*** Opening AVAILABLE DATA ***

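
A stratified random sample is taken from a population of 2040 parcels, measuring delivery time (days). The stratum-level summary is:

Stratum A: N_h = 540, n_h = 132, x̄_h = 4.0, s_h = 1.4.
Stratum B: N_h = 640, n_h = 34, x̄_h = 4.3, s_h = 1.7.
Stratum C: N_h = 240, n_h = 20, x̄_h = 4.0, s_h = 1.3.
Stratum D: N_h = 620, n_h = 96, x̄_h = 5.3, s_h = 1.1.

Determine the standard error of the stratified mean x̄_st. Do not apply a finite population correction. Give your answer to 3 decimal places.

SE(x̄_st) ≈ 0.108

V̂(x̄_st) = Σ W_h² s_h²/n_h, with W_h = N_h/N and N = 2040:
  stratum A: (540/2040)²·1.4²/132 = 0.00104042
  stratum B: (640/2040)²·1.7²/34 = 0.00836601
  stratum C: (240/2040)²·1.3²/20 = 0.00116955
  stratum D: (620/2040)²·1.1²/96 = 0.00116423
V̂(x̄_st) = 0.0117402
SE(x̄_st) = √0.0117402 = 0.108352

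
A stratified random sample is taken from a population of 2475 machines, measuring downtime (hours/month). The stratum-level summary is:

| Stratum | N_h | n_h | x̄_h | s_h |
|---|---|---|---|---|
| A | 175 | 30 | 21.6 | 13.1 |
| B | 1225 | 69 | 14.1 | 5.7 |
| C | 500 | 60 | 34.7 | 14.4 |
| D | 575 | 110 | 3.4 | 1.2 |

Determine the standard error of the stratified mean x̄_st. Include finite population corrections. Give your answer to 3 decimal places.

V̂(x̄_st) = Σ W_h² (1 − n_h/N_h) s_h²/n_h, with W_h = N_h/N and N = 2475:
  stratum A: (175/2475)²·(1 − 30/175)·13.1²/30 = 0.0236961
  stratum B: (1225/2475)²·(1 − 69/1225)·5.7²/69 = 0.108854
  stratum C: (500/2475)²·(1 − 60/500)·14.4²/60 = 0.124121
  stratum D: (575/2475)²·(1 − 110/575)·1.2²/110 = 0.0005714
V̂(x̄_st) = 0.257243
SE(x̄_st) = √0.257243 = 0.507191

SE(x̄_st) ≈ 0.507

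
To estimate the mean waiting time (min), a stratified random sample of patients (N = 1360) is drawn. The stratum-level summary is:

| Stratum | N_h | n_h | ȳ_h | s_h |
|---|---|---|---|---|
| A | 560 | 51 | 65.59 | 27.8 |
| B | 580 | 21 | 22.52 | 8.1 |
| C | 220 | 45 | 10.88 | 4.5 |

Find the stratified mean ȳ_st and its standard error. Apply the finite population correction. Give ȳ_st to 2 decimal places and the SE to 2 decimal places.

ȳ_st = Σ W_h ȳ_h = (560·65.59 + 580·22.52 + 220·10.88)/1360 = 38.37176
V̂(ȳ_st) = Σ W_h² (1 − n_h/N_h) s_h²/n_h, with W_h = N_h/N and N = 1360:
  stratum A: (560/1360)²·(1 − 51/560)·27.8²/51 = 2.33533
  stratum B: (580/1360)²·(1 − 21/580)·8.1²/21 = 0.547662
  stratum C: (220/1360)²·(1 − 45/220)·4.5²/45 = 0.00936689
V̂(ȳ_st) = 2.89235
SE(ȳ_st) = √2.89235 = 1.70069

ȳ_st ≈ 38.37, SE ≈ 1.70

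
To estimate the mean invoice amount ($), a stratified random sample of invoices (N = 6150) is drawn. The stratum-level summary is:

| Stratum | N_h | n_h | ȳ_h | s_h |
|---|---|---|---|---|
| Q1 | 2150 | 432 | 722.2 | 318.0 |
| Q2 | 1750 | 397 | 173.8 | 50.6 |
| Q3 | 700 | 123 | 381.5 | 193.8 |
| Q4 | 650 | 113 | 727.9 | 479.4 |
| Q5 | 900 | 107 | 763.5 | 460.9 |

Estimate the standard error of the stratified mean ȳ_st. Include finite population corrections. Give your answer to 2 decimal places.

SE(ȳ_st) ≈ 9.10

V̂(ȳ_st) = Σ W_h² (1 − n_h/N_h) s_h²/n_h, with W_h = N_h/N and N = 6150:
  stratum Q1: (2150/6150)²·(1 − 432/2150)·318.0²/432 = 22.8603
  stratum Q2: (1750/6150)²·(1 − 397/1750)·50.6²/397 = 0.403735
  stratum Q3: (700/6150)²·(1 − 123/700)·193.8²/123 = 3.26081
  stratum Q4: (650/6150)²·(1 − 113/650)·479.4²/113 = 18.7696
  stratum Q5: (900/6150)²·(1 − 107/900)·460.9²/107 = 37.4624
V̂(ȳ_st) = 82.7568
SE(ȳ_st) = √82.7568 = 9.09708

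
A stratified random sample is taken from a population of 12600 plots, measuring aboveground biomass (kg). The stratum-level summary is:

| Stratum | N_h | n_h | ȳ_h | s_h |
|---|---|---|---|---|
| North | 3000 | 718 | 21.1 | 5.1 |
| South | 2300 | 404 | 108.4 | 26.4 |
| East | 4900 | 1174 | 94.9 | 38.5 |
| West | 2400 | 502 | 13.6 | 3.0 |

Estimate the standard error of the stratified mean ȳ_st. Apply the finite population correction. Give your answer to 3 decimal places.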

*** Closing AVAILABLE DATA ***

* **DIRECTIONS**: Return only the lines spanning from the first line of the material through the line with "110 | 3.4 | 1.2 |", copied exactly, both ends kept.

* **EXERCISE OUTPUT**:
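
A stratified random sample is taken from a population of 2040 parcels, measuring delivery time (days). The stratum-level summary is:

Stratum A: N_h = 540, n_h = 132, x̄_h = 4.0, s_h = 1.4.
Stratum B: N_h = 640, n_h = 34, x̄_h = 4.3, s_h = 1.7.
Stratum C: N_h = 240, n_h = 20, x̄_h = 4.0, s_h = 1.3.
Stratum D: N_h = 620, n_h = 96, x̄_h = 5.3, s_h = 1.1.

Determine the standard error of the stratified mean x̄_st. Do not apply a finite population correction. Give your answer to 3 decimal places.

SE(x̄_st) ≈ 0.108

V̂(x̄_st) = Σ W_h² s_h²/n_h, with W_h = N_h/N and N = 2040:
  stratum A: (540/2040)²·1.4²/132 = 0.00104042
  stratum B: (640/2040)²·1.7²/34 = 0.00836601
  stratum C: (240/2040)²·1.3²/20 = 0.00116955
  stratum D: (620/2040)²·1.1²/96 = 0.00116423
V̂(x̄_st) = 0.0117402
SE(x̄_st) = √0.0117402 = 0.108352

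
A stratified random sample is taken from a population of 2475 machines, measuring downtime (hours/month). The stratum-level summary is:

| Stratum | N_h | n_h | x̄_h | s_h |
|---|---|---|---|---|
| A | 175 | 30 | 21.6 | 13.1 |
| B | 1225 | 69 | 14.1 | 5.7 |
| C | 500 | 60 | 34.7 | 14.4 |
| D | 575 | 110 | 3.4 | 1.2 |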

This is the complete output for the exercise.